Saved entries:
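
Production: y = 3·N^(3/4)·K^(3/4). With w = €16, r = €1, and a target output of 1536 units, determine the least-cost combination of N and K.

Cost minimization requires the marginal rate of technical substitution to equal the input-price ratio: MP_N/MP_K = w/r.
Here MP_N/MP_K = (3/4)·(K/N)/(3/4) = (K/N). Setting this equal to 16/1 = 16 gives K = 16N.
Substituting into y = 1536: 3·N^(3/4)·(16N)^(3/4) = 1536.
Solving, N = 16 and K = 256.

N* = 16, K* = 256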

■ **What you are asked to do**: Send back the complete set of entries, exactly as shown above.

■ **Answer space**:
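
Production: y = 3·N^(3/4)·K^(3/4). With w = €16, r = €1, and a target output of 1536 units, determine the least-cost combination of N and K.

Cost minimization requires the marginal rate of technical substitution to equal the input-price ratio: MP_N/MP_K = w/r.
Here MP_N/MP_K = (3/4)·(K/N)/(3/4) = (K/N). Setting this equal to 16/1 = 16 gives K = 16N.
Substituting into y = 1536: 3·N^(3/4)·(16N)^(3/4) = 1536.
Solving, N = 16 and K = 256.

N* = 16, K* = 256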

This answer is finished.